## ABOUT THIS EXERCISE
The word "priced" marks the lines to keep; find each one in the data and copy it.

## EXERCISE DATA
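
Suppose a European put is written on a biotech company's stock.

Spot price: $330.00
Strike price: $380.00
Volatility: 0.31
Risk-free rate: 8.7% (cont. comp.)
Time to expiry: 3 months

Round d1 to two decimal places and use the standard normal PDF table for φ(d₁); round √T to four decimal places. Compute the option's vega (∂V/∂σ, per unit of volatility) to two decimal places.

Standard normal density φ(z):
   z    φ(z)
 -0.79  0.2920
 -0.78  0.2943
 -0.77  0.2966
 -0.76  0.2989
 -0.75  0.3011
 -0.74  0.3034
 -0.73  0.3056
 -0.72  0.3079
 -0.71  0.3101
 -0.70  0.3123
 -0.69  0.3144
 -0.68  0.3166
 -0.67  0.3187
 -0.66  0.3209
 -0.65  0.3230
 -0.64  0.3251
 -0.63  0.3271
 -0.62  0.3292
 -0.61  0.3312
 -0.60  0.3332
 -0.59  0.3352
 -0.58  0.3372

σ√T = 0.31 × 0.5000 = 0.1550
d₁ = [ln(330/380) + (0.087 + 0.31²/2)·0.25] / 0.1550 = [-0.1411 + 0.0338] / 0.1550 = -0.6924 ≈ -0.69
√T = √0.25 = 0.5000
φ(d₁) = φ(-0.69) = 0.3144
vega = S·φ(d₁)·√T = 330·0.3144·0.5000 = 51.8760
(Vega is the same for a European call and put with the same parameters.)

51.88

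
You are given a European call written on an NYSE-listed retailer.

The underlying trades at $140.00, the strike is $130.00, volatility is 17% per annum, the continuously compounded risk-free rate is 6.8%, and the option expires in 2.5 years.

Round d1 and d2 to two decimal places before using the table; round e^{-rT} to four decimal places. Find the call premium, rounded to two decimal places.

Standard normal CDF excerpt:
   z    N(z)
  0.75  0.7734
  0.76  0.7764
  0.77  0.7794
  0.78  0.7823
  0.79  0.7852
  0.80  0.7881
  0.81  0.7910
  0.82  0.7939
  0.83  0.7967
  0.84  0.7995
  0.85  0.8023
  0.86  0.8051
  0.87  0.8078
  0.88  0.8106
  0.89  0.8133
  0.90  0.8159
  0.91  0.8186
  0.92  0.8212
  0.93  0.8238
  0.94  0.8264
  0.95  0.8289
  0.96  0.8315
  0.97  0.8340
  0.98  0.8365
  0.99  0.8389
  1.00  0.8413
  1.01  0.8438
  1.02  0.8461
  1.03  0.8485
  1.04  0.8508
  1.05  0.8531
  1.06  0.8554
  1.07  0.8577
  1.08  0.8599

σ√T = 0.17·√2.5 = 0.2688
d₁ = [ln(140/130) + (0.068 + 0.17²/2)·2.5] / 0.2688 = [0.0741 + 0.2061] / 0.2688 = 1.0426 ≈ 1.04
d₂ = d₁ − σ√T = 1.0426 − 0.2688 = 0.7738 ≈ 0.77
exp(−rT) = exp(−0.068·2.5) = 0.8437
C = 140·N(1.04) − 130·0.8437·N(0.77) = 140·0.8508 − 130·0.8437·0.7794 = 119.1120 − 85.4854 = 33.6266

$33.63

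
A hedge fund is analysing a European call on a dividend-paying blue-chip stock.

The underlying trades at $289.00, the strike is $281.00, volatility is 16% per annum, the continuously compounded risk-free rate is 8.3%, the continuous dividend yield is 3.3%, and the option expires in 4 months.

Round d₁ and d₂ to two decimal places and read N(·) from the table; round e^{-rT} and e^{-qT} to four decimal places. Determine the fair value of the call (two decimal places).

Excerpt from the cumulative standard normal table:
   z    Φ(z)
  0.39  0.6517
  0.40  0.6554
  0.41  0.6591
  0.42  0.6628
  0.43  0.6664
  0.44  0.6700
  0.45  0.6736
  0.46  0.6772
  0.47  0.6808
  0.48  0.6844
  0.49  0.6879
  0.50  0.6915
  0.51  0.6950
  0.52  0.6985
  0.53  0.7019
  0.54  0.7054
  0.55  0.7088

$17.51

σ√T = 0.16 × 0.5774 = 0.0924
d₁ = [ln(289/281) + (0.083 − 0.033 + ½·0.16²)·0.3333] / (σ√T) = (0.0281 + 0.0209) / 0.0924 = 0.5305 → 0.53
d₂ = 0.5305 − 0.0924 = 0.4381 → 0.44
e^(−qT) = e^(−0.033·0.3333) = 0.9891;  e^(−rT) = e^(−0.083·0.3333) = 0.9727
C = 289·0.9891·N(0.53) − 281·0.9727·N(0.44) = 289·0.9891·0.7019 − 281·0.9727·0.6700 = 200.6380 − 183.1302 = 17.5078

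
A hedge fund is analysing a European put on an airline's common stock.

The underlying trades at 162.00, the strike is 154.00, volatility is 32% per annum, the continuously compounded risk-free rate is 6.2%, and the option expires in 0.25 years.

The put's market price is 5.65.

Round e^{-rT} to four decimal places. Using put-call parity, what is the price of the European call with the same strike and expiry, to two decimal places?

exp(−rT) = exp(−0.062·0.25) = 0.9846
Put-call parity: C − P = S − K·e^(−rT) = 162 − 154·0.9846 = 162 − 151.6284 = 10.3716
C = P + (C − P) = 5.65 + (10.3716) = 16.0216

16.02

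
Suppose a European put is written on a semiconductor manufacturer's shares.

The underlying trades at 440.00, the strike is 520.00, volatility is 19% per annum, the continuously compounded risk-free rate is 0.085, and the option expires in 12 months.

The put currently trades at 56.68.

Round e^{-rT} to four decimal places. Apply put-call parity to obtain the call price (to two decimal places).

e^(−rT) = e^(−0.085·1) = 0.9185
Put-call parity: C − P = S − K·e^(−rT) = 440 − 520·0.9185 = 440 − 477.6200 = -37.6200
C = P + (C − P) = 56.68 + (-37.6200) = 19.0600

19.06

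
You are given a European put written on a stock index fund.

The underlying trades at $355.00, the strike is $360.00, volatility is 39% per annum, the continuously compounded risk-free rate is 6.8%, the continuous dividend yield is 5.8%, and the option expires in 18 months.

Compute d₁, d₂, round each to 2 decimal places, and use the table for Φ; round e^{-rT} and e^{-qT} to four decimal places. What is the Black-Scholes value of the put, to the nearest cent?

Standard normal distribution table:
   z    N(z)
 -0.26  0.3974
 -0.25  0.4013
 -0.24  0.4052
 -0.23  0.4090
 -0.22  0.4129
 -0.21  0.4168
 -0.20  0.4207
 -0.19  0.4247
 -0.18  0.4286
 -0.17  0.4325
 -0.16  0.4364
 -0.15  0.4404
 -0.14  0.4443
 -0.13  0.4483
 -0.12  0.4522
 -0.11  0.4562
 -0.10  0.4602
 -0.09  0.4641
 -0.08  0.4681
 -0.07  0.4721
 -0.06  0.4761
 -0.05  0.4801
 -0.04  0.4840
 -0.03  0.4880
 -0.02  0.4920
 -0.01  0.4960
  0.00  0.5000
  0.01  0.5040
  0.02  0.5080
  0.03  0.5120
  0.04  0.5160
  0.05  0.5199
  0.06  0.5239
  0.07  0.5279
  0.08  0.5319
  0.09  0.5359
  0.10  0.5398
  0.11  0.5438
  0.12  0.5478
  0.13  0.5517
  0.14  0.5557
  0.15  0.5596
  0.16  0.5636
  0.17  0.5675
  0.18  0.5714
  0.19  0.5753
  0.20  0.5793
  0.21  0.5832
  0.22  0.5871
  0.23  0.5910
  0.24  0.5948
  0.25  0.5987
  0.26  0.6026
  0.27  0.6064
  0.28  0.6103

σ√T = 0.39 × 1.2247 = 0.4777
d₁ = [ln(355/360) + (0.068 − 0.058 + ½·0.39²)·1.5] / (σ√T) = (-0.0140 + 0.1291) / 0.4777 = 0.2409 → 0.24
d₂ = 0.2409 − 0.4777 = -0.2367 → -0.24
e^(−qT) = e^(−0.058·1.5) = 0.9167;  e^(−rT) = e^(−0.068·1.5) = 0.9030
N(−d₂) = N(0.24) = 0.5948;  N(−d₁) = N(-0.24) = 0.4052
P = 360·0.9030·0.5948 − 355·0.9167·0.4052 = 193.3576 − 131.8636 = 61.4940

$61.49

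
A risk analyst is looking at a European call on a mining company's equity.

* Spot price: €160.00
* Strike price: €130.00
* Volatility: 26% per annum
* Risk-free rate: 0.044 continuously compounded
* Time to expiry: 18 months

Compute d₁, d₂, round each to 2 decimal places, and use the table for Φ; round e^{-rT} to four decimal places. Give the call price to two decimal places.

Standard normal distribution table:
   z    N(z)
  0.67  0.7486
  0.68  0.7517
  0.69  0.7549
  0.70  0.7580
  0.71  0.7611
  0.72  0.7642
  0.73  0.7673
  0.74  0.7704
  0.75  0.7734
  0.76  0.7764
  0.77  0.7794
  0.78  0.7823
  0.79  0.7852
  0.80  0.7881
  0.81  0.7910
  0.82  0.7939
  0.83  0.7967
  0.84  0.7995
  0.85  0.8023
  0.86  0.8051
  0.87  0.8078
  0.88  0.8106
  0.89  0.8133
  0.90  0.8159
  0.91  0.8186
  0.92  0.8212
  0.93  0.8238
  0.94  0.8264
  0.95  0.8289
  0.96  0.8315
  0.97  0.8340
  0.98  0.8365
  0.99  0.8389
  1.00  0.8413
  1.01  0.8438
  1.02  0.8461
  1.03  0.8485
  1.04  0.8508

€43.13

σ√T = 0.26·√1.5 = 0.3184
d₁ = [ln(160/130) + (0.044 + ½·0.26²)·1.5] / (σ√T) = (0.2076 + 0.1167) / 0.3184 = 1.0185 → 1.02
d₂ = 1.0185 − 0.3184 = 0.7001 → 0.70
exp(−rT) = exp(−0.044·1.5) = 0.9361
N(d₁) = N(1.02) = 0.8461;  N(d₂) = N(0.70) = 0.7580
C = 160·0.8461 − 130·0.9361·0.7580 = 135.3760 − 92.2433 = 43.1327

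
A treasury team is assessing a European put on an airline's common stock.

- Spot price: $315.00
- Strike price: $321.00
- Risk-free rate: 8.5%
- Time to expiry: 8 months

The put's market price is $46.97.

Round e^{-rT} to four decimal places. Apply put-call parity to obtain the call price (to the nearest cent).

$58.66

exp(−rT) = exp(−0.085·0.6667) = 0.9449
Put-call parity: C − P = S − K·e^(−rT) = 315 − 321·0.9449 = 315 − 303.3129 = 11.6871
C = P + (C − P) = 46.97 + (11.6871) = 58.6571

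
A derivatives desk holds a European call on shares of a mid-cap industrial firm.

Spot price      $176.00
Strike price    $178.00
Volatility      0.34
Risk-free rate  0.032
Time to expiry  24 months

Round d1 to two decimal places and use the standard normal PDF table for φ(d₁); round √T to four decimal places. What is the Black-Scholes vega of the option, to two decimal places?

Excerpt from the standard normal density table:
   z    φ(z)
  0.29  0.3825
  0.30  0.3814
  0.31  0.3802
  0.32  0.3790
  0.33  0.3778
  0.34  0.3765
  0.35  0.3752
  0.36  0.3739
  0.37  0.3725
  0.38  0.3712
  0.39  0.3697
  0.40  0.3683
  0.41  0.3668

93.39

σ√T = 0.34·√2 = 0.4808
d₁ = [ln(176/178) + (0.032 + ½·0.34²)·2] / (σ√T) = (-0.0113 + 0.1796) / 0.4808 = 0.3500 which rounds to 0.35
√T = √2 = 1.4142
φ(d₁) = φ(0.35) = 0.3752
vega = S·φ(d₁)·√T = 176·0.3752·1.4142 = 93.3870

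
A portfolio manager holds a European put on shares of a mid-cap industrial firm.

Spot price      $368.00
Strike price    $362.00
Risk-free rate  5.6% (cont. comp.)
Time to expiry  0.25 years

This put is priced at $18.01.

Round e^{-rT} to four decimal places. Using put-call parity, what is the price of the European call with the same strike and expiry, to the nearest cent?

e^(−rT) = e^(−0.056·0.25) = 0.9861
Put-call parity: C − P = S − K·e^(−rT) = 368 − 362·0.9861 = 368 − 356.9682 = 11.0318
C = P + (C − P) = 18.01 + (11.0318) = 29.0418

$29.04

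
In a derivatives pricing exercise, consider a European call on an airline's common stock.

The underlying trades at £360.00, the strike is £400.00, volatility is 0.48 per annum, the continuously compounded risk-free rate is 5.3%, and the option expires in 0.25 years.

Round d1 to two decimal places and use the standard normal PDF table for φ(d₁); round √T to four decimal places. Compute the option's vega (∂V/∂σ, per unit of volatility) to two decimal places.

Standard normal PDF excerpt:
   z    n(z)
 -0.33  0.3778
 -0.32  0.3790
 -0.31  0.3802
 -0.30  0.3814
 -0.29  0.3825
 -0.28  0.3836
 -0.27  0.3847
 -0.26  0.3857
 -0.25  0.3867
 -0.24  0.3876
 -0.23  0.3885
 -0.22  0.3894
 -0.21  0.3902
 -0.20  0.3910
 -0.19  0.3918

69.43

σ√T = 0.48 × 0.5000 = 0.2400
d₁ = [ln(360/400) + (0.053 + 0.48²/2)·0.25] / 0.2400 = [-0.1054 + 0.0420] / 0.2400 = -0.2638 ≈ -0.26
√T = √0.25 = 0.5000
φ(d₁) = φ(-0.26) = 0.3857
vega = S·φ(d₁)·√T = 360·0.3857·0.5000 = 69.4260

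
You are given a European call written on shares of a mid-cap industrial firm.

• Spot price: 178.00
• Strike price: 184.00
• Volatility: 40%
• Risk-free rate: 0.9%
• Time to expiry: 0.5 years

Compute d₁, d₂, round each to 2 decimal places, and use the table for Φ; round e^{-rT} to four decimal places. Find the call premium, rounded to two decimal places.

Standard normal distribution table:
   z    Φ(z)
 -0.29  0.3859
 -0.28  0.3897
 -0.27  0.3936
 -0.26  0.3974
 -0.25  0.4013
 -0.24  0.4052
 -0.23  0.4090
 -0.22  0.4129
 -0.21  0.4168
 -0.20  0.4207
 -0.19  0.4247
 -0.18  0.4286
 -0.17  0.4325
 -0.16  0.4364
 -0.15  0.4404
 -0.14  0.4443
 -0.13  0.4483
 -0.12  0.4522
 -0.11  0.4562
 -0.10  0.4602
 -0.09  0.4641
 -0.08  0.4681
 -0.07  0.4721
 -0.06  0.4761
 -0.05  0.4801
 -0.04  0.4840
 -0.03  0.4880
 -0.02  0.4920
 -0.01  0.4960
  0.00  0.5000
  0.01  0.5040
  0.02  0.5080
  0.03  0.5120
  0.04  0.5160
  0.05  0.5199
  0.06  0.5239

σ√T = 0.4 × 0.7071 = 0.2828
d₁ = [ln(178/184) + (0.009 + ½·0.4²)·0.5] / (σ√T) = (-0.0332 + 0.0445) / 0.2828 = 0.0401 ≈ 0.04
d₂ = 0.0401 − 0.2828 = -0.2427 ≈ -0.24
e^(−rT) = e^(−0.009·0.5) = 0.9955
N(d₁) = N(0.04) = 0.5160;  N(d₂) = N(-0.24) = 0.4052
C = 178·0.5160 − 184·0.9955·0.4052 = 91.8480 − 74.2213 = 17.6267

17.63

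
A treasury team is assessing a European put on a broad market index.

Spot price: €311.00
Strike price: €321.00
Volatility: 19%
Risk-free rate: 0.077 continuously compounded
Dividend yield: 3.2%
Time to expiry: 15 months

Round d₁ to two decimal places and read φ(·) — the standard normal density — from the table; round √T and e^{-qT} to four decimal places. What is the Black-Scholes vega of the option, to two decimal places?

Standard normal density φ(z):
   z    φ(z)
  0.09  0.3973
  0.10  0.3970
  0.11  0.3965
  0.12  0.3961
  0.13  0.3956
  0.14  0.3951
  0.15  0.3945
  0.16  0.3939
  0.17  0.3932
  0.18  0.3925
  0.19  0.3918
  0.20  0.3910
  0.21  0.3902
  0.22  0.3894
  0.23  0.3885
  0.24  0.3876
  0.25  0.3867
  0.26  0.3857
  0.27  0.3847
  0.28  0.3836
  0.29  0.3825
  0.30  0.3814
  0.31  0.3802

σ√T = 0.19·√1.25 = 0.2124
d₁ = [ln(311/321) + (0.077 − 0.032 + ½·0.19²)·1.25] / (σ√T) = (-0.0316 + 0.0788) / 0.2124 = 0.2220 → 0.22
√T = √1.25 = 1.1180
φ(d₁) = φ(0.22) = 0.3894
e^(−qT) = e^(−0.032·1.25) = 0.9608
vega = S·e^(−qT)·φ(d₁)·√T = 311·0.9608·0.3894·1.1180 = 130.0862
(The call has the same vega.)

130.09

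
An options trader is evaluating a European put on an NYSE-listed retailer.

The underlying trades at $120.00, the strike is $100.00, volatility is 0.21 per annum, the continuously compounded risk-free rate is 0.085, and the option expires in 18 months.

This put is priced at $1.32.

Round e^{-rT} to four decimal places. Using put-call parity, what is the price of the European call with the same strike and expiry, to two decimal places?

exp(−rT) = exp(−0.085·1.5) = 0.8803
Put-call parity: C − P = S − K·e^(−rT) = 120 − 100·0.8803 = 120 − 88.0300 = 31.9700
C = P + (C − P) = 1.32 + (31.9700) = 33.2900

$33.29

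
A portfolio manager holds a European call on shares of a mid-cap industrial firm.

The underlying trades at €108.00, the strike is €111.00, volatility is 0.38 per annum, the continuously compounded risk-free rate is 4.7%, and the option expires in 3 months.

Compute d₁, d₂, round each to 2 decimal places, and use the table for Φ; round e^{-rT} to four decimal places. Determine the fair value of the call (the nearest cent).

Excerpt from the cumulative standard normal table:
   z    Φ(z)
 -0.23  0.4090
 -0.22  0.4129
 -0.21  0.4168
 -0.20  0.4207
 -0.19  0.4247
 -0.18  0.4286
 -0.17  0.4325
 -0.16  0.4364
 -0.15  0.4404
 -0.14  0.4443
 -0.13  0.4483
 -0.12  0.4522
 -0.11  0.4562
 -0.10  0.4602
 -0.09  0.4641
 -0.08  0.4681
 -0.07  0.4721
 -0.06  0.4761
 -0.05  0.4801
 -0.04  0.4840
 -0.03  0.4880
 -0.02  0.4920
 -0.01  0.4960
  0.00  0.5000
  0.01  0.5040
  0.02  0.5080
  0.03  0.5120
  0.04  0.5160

€7.41

σ√T = 0.38 × 0.5000 = 0.1900
d₁ = [ln(108/111) + (0.047 + 0.38²/2)·0.25] / 0.1900 = [-0.0274 + 0.0298] / 0.1900 = 0.0126 which rounds to 0.01
d₂ = d₁ − σ√T = 0.0126 − 0.1900 = -0.1774 which rounds to -0.18
exp(−rT) = exp(−0.047·0.25) = 0.9883
N(d₁) = N(0.01) = 0.5040;  N(d₂) = N(-0.18) = 0.4286
C = 108·0.5040 − 111·0.9883·0.4286 = 54.4320 − 47.0180 = 7.4140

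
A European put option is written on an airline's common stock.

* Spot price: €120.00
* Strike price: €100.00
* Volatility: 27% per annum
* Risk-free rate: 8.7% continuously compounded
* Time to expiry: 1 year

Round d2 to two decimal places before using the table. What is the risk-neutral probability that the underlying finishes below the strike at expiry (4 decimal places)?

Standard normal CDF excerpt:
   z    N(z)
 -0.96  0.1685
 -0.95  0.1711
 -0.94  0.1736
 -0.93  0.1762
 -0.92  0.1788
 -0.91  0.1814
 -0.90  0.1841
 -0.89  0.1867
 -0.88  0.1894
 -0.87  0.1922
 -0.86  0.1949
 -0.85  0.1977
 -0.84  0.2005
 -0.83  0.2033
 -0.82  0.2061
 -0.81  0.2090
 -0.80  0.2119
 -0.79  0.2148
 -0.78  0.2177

σ√T = 0.27 × 1.0000 = 0.2700
d₁ = [ln(120/100) + (0.087 + ½·0.27²)·1] / (σ√T) = (0.1823 + 0.1235) / 0.2700 = 1.1325 ⇒ 1.13
d₂ = 1.1325 − 0.2700 = 0.8625 ⇒ 0.86
Pr(exercise) under Q = N(−d₂) = N(-0.86) = 0.1949

0.1949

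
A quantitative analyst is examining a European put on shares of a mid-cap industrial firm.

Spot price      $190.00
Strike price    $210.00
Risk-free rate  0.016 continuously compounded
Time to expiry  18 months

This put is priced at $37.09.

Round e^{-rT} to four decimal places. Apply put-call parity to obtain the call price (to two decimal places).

exp(−rT) = exp(−0.016·1.5) = 0.9763
Put-call parity: C − P = S − K·e^(−rT) = 190 − 210·0.9763 = 190 − 205.0230 = -15.0230
C = P + (C − P) = 37.09 + (-15.0230) = 22.0670

$22.07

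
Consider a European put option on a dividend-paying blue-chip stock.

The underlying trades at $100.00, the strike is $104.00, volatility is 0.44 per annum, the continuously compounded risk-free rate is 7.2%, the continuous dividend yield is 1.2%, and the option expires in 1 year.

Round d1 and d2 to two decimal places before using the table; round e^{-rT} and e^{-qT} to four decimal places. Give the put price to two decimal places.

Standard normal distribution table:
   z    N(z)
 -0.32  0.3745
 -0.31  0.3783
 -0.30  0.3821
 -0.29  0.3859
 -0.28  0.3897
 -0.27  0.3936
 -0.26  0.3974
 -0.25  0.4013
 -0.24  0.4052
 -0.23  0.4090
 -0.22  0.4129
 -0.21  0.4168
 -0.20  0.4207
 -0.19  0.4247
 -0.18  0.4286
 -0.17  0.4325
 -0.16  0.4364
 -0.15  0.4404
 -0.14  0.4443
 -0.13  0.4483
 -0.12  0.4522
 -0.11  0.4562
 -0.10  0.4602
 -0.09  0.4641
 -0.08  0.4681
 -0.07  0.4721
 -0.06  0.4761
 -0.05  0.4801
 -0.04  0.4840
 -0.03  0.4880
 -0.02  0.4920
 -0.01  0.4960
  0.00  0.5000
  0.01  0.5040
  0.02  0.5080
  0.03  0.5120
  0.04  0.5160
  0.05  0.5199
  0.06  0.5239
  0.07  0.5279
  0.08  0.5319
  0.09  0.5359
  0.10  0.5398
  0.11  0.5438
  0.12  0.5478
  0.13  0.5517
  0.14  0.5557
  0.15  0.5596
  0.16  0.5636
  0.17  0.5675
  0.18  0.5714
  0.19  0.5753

σ√T = 0.44·√1 = 0.4400
ln(S/K) + (r − q + σ²/2)T = ln(100/104) + (0.072 − 0.012 + 0.44²/2)·1 = -0.0392 + 0.1568 = 0.1176
d₁ = 0.1176 / 0.4400 = 0.2672 ≈ 0.27
d₂ = d₁ − σ√T = 0.2672 − 0.4400 = -0.1728 ≈ -0.17
exp(−qT) = exp(−0.012·1) = 0.9881;  exp(−rT) = exp(−0.072·1) = 0.9305
P = 104·0.9305·N(0.17) − 100·0.9881·N(-0.27) = 104·0.9305·0.5675 − 100·0.9881·0.3936 = 54.9181 − 38.8916 = 16.0265

$16.03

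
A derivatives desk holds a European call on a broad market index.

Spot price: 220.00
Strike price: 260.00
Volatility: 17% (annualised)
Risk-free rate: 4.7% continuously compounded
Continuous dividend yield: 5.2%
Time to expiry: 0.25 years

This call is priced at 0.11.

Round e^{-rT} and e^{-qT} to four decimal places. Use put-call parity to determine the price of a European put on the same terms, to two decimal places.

e^(−qT) = e^(−0.052·0.25) = 0.9871;  e^(−rT) = e^(−0.047·0.25) = 0.9883
Put-call parity: C − P = S·e^(−qT) − K·e^(−rT) = 220·0.9871 − 260·0.9883 = 217.1620 − 256.9580 = -39.7960
P = C − (C − P) = 0.11 − (-39.7960) = 39.9060

39.91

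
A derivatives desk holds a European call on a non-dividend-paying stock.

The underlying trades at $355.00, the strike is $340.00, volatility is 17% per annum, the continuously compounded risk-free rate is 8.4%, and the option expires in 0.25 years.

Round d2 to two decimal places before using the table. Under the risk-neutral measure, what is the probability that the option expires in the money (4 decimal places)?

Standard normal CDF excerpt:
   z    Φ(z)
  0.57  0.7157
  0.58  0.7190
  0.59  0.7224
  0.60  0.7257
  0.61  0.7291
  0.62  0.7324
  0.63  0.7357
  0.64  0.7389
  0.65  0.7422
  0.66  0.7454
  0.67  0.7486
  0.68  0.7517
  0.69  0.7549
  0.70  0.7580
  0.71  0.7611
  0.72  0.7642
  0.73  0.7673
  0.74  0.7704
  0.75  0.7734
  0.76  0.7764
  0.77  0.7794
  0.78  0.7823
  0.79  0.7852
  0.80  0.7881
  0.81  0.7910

0.7611

σ√T = 0.17·√0.25 = 0.0850
d₁ = [ln(355/340) + (0.084 + ½·0.17²)·0.25] / (σ√T) = (0.0432 + 0.0246) / 0.0850 = 0.7975 → 0.80
d₂ = 0.7975 − 0.0850 = 0.7125 → 0.71
Risk-neutral Pr[S_T > K] = N(d₂) = N(0.71) = 0.7611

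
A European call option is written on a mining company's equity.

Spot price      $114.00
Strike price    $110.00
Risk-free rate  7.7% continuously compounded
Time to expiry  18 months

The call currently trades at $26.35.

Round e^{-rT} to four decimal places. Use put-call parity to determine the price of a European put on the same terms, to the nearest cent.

$10.35

exp(−rT) = exp(−0.077·1.5) = 0.8909
Put-call parity: C − P = S − K·e^(−rT) = 114 − 110·0.8909 = 114 − 97.9990 = 16.0010
P = C − (C − P) = 26.35 − (16.0010) = 10.3490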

## RESULT BELOW
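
This put is priced at $18.01.
This put is priced at $1.32.
This put is priced at $37.09.
This call is priced at 0.11.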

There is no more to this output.